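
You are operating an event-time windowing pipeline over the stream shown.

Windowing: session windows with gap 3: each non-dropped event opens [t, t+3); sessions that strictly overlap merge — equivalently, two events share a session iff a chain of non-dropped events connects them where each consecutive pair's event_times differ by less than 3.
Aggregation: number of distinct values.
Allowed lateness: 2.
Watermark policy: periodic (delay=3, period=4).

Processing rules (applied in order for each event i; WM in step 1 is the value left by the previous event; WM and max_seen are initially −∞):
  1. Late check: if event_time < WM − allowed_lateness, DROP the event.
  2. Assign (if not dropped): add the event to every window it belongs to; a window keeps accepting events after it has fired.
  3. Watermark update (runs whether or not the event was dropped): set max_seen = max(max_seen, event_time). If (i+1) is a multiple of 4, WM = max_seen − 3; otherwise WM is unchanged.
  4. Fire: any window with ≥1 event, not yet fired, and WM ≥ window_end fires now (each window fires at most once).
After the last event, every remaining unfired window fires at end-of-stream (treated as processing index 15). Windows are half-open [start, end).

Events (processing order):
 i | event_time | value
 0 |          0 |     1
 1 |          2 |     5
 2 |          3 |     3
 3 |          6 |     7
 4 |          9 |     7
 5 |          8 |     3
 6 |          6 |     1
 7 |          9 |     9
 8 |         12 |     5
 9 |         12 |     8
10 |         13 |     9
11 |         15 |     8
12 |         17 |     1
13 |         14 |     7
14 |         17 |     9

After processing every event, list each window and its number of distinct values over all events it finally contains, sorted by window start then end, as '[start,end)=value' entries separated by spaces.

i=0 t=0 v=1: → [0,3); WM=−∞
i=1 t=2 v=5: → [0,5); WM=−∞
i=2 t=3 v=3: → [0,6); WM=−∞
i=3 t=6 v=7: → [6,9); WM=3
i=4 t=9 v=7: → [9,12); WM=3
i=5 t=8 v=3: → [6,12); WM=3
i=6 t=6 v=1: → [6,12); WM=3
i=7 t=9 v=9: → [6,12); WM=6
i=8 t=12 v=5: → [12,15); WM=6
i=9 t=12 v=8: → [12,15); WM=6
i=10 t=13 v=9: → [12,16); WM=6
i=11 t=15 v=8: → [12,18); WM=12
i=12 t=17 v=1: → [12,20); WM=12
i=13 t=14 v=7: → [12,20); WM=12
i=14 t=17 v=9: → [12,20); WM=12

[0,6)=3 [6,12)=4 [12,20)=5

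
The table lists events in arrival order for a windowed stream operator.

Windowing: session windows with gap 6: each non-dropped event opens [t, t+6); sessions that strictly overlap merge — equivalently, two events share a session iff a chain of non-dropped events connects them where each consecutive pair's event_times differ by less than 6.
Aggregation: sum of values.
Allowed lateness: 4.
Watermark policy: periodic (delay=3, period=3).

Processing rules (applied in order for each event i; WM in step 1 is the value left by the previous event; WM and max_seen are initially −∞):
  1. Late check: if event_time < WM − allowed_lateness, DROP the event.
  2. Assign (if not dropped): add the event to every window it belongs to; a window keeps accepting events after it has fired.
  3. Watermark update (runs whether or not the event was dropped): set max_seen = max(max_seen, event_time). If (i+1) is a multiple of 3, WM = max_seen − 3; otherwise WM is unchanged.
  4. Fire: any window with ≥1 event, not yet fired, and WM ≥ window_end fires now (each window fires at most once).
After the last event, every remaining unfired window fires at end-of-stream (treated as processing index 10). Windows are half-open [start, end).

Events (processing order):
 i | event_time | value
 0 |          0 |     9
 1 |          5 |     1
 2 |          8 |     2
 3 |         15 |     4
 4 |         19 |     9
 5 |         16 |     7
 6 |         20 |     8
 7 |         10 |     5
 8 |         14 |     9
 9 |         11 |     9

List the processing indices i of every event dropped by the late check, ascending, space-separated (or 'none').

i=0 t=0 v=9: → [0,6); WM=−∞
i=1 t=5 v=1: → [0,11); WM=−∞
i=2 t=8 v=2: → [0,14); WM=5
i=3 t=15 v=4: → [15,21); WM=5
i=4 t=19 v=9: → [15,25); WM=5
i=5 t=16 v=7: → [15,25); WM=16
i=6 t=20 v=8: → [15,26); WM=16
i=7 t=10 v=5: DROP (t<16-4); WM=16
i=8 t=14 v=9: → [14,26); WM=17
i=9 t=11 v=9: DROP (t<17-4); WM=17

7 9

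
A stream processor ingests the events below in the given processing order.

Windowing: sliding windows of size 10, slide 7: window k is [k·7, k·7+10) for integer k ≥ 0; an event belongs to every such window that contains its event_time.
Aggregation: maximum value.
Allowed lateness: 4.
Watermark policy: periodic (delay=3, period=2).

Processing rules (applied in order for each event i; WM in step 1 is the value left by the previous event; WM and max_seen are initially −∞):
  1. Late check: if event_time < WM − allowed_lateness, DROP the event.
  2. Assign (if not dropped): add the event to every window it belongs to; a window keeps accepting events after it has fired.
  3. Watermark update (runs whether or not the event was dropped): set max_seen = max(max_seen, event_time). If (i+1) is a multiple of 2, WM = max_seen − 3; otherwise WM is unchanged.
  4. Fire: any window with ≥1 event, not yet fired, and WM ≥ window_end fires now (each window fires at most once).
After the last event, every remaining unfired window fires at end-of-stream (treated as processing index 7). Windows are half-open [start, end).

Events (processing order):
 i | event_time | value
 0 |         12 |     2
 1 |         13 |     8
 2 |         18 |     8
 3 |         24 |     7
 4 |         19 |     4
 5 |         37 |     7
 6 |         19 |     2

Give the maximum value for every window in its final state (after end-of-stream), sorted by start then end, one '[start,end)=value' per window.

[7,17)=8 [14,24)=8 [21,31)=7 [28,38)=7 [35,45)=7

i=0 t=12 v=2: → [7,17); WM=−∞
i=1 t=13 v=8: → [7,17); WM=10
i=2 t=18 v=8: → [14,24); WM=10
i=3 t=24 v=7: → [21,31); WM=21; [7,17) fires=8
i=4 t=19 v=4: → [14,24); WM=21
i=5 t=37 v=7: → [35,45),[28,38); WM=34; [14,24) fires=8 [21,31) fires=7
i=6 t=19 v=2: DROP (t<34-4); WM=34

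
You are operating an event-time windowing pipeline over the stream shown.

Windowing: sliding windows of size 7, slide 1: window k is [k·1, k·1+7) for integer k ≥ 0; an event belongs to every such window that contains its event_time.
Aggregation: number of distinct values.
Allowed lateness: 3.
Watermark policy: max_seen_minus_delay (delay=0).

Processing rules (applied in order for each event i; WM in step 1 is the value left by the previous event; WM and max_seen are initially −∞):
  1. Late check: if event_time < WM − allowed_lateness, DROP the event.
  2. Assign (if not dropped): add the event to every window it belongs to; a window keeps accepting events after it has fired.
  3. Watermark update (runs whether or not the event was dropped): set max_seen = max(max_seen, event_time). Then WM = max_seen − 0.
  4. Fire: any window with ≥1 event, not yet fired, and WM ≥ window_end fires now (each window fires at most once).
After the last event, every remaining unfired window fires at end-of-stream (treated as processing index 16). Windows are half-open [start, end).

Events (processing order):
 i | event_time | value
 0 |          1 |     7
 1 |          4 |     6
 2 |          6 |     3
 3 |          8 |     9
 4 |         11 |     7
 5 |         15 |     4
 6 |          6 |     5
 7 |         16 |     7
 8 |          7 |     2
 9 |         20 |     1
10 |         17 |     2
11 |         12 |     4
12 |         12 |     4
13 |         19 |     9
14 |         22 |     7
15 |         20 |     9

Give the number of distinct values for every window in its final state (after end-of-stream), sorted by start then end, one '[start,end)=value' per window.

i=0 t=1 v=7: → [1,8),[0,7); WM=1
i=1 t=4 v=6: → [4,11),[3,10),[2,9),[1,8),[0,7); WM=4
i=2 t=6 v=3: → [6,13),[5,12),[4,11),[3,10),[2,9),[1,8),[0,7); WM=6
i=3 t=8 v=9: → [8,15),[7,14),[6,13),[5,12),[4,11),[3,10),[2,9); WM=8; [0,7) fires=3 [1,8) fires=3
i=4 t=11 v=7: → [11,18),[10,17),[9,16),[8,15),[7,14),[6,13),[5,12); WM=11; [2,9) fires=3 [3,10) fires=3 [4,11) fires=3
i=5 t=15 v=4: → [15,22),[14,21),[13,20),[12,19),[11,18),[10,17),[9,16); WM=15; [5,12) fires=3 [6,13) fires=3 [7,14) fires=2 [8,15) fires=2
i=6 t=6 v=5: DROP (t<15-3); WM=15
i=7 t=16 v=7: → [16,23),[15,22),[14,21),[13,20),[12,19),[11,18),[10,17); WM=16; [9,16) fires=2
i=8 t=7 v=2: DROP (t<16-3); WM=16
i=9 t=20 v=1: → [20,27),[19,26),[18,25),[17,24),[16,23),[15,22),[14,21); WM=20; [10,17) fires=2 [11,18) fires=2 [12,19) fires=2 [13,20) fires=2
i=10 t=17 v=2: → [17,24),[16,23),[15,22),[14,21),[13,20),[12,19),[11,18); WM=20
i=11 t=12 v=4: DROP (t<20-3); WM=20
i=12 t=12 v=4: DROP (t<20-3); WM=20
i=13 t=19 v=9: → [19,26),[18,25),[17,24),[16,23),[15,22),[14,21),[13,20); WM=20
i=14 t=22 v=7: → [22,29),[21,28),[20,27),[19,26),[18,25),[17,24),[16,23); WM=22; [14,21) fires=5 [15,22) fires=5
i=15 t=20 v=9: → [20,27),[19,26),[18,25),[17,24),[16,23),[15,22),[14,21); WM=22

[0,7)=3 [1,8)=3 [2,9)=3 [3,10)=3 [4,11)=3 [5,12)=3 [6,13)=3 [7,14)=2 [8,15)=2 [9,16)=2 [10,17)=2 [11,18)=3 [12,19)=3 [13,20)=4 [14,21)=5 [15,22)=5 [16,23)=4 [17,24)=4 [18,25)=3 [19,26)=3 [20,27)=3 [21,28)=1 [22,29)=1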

#####

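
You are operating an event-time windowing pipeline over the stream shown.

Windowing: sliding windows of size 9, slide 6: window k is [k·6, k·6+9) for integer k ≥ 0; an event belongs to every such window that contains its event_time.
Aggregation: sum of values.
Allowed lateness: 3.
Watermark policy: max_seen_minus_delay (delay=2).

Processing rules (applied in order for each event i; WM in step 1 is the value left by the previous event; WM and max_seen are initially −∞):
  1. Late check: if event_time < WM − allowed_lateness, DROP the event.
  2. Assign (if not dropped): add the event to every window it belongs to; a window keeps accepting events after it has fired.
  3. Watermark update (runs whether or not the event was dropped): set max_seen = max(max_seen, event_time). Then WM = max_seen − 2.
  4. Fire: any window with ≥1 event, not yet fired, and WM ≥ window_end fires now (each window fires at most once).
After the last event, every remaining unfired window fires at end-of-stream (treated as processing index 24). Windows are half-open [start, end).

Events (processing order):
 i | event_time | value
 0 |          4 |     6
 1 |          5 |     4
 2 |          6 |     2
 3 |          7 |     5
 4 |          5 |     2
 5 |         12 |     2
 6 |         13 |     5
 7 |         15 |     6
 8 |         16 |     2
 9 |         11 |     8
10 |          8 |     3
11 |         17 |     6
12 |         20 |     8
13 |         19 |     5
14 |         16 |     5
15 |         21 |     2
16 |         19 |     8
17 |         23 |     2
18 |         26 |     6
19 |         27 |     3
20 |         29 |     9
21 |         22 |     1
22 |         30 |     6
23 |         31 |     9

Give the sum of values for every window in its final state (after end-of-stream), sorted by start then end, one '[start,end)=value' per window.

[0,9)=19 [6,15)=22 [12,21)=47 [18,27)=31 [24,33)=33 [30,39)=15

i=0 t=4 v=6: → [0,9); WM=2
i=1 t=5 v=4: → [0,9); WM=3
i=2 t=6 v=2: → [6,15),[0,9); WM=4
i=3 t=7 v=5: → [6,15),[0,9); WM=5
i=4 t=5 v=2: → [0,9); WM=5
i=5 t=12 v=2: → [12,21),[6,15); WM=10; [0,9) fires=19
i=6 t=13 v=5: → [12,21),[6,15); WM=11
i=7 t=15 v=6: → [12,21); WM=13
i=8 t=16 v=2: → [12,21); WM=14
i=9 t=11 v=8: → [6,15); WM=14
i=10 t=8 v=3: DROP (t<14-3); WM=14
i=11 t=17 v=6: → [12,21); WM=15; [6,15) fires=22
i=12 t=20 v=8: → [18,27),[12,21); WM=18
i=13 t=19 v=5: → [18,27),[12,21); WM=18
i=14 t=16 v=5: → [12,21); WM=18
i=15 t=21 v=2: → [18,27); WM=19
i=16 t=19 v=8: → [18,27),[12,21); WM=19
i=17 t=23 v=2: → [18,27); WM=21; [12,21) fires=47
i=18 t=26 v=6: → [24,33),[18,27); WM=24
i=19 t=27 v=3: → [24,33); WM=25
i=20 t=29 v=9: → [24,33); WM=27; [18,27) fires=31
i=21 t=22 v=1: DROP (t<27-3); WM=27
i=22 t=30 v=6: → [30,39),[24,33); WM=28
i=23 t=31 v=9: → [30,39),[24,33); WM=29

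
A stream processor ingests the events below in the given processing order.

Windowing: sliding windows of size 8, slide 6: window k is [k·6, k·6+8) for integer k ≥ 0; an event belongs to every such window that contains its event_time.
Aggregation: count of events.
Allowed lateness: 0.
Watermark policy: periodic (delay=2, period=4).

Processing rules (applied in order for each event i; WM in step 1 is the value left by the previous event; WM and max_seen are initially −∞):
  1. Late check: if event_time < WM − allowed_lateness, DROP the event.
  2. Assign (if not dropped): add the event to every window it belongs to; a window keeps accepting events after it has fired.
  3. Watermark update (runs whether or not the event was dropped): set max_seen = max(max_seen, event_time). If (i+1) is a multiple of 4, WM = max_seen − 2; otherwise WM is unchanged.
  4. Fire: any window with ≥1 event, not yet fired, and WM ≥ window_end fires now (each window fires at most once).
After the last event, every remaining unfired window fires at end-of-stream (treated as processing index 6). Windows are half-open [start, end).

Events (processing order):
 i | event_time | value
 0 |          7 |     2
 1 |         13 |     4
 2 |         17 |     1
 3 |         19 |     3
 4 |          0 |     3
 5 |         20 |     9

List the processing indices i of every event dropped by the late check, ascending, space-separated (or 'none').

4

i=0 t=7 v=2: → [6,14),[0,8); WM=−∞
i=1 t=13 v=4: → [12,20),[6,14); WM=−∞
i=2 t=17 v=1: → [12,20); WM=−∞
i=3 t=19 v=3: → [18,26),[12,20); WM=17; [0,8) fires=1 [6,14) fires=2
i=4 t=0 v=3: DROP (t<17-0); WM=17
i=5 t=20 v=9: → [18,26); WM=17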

#####

▶ **WHAT THE EXERCISE ASKS**
Reproduce each line of the material in which the string "them" occurs.

▶ **ANSWER BOX**
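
Windowing: session windows with gap 3: each non-dropped event opens [t, t+3); sessions that strictly overlap merge — equivalently, two events share a session iff a chain of non-dropped events connects them where each consecutive pair's event_times differ by less than 3.
Windowing: session windows with gap 6: each non-dropped event opens [t, t+6); sessions that strictly overlap merge — equivalently, two events share a session iff a chain of non-dropped events connects them where each consecutive pair's event_times differ by less than 6.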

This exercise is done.